- What the task asks:
Transcribe, word for word and without additions, each line below from the one containing "Consider a toy ARX" through the one containing "Round i: A = (A + B) mod 2^10;", both ends included.

- Given information:
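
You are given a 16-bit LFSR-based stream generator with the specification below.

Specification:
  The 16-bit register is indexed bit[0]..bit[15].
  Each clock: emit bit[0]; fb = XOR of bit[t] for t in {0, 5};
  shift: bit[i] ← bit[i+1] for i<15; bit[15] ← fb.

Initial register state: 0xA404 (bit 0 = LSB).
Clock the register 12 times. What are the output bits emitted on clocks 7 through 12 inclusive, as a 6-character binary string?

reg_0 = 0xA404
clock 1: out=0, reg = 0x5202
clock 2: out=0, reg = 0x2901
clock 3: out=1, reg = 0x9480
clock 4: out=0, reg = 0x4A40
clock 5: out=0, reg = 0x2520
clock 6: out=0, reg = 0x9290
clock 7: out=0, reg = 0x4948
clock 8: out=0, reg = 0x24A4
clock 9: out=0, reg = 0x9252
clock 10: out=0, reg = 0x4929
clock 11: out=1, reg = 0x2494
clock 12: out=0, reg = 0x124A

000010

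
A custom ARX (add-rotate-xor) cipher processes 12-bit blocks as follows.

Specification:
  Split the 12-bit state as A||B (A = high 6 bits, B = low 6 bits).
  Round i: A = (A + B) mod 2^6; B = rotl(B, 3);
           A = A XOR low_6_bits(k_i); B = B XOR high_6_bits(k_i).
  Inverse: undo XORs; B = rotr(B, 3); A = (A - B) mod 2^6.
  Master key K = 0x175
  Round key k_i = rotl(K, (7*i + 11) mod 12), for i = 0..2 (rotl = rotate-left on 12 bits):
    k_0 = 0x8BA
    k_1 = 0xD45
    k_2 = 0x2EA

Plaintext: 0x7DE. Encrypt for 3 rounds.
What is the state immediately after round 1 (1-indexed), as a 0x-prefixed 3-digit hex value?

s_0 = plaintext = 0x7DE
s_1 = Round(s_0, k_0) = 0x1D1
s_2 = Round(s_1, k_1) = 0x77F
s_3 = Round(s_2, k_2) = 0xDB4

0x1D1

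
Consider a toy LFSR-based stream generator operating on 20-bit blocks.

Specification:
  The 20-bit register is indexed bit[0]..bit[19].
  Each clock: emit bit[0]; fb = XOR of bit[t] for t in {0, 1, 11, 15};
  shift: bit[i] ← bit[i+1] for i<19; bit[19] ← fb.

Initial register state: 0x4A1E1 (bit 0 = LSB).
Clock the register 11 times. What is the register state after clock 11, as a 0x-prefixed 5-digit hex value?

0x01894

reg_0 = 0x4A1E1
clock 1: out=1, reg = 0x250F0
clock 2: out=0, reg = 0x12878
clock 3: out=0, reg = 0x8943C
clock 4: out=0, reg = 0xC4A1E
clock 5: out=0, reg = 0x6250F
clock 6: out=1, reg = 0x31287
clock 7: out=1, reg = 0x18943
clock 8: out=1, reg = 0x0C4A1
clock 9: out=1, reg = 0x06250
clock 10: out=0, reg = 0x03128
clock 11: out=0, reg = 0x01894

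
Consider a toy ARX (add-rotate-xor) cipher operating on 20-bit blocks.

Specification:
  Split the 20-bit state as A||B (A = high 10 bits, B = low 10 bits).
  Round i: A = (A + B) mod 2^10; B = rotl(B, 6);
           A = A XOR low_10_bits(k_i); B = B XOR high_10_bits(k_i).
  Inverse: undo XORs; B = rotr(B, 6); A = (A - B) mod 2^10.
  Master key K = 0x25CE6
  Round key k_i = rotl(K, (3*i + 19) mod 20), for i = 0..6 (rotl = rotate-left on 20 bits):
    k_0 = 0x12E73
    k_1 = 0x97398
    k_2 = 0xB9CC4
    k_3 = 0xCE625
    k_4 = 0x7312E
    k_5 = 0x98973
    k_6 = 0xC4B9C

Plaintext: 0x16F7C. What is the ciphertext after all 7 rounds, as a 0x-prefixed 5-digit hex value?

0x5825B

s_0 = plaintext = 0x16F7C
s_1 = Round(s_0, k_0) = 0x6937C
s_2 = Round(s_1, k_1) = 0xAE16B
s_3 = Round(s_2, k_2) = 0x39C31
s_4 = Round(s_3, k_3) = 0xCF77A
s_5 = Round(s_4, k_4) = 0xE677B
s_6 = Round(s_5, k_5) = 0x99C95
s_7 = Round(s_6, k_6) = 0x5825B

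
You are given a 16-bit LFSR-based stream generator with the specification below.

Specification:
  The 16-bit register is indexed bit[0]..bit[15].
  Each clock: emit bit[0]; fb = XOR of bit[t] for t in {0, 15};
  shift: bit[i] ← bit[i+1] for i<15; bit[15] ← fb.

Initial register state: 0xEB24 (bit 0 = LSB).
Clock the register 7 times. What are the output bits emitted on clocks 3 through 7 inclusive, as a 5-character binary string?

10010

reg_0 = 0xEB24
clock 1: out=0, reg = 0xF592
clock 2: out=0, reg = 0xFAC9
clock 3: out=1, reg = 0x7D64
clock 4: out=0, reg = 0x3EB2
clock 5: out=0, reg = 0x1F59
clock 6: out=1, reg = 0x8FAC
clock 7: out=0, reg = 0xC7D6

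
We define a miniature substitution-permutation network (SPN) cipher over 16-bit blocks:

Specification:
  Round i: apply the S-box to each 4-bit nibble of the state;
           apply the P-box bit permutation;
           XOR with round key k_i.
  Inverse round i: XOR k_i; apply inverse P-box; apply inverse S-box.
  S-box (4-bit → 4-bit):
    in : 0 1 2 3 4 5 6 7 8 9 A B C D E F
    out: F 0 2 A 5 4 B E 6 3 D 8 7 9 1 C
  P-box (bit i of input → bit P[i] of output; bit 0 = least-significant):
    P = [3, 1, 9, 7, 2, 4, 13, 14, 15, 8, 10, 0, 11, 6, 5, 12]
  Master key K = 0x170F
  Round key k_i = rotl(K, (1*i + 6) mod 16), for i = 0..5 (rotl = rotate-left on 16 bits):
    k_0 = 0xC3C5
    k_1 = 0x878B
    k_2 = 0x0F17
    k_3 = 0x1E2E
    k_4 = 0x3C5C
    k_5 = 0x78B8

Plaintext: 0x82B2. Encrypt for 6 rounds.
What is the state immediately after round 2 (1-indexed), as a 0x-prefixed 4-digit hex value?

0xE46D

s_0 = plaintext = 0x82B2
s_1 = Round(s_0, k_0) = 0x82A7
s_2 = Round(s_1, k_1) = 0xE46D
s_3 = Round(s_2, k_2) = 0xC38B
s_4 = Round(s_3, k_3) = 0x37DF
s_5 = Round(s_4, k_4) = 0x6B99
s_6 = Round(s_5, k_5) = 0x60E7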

- Response to this exercise:
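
Consider a toy ARX (add-rotate-xor) cipher operating on 20-bit blocks.

Specification:
  Split the 20-bit state as A||B (A = high 10 bits, B = low 10 bits).
  Round i: A = (A + B) mod 2^10; B = rotl(B, 6);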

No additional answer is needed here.